Stored data entries
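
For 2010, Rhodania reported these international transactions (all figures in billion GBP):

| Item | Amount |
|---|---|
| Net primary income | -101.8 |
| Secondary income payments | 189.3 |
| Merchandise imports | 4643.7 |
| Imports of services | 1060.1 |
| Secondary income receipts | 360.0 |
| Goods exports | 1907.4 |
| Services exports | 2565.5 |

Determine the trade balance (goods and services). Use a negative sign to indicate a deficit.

-1230.9

Goods balance = 1907.4 - 4643.7 = -2736.3
Services balance = 2565.5 - 1060.1 = 1505.4
Trade balance (goods + services) = -2736.3 + 1505.4 = -1230.9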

Work request =>
What you write should match, character for character, the lines from the one with "services | 1060.1 |" to the end of the data, both included.

Result for this task =>
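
| Imports of services | 1060.1 |
| Secondary income receipts | 360.0 |
| Goods exports | 1907.4 |
| Services exports | 2565.5 |

Determine the trade balance (goods and services). Use a negative sign to indicate a deficit.

-1230.9

Goods balance = 1907.4 - 4643.7 = -2736.3
Services balance = 2565.5 - 1060.1 = 1505.4
Trade balance (goods + services) = -2736.3 + 1505.4 = -1230.9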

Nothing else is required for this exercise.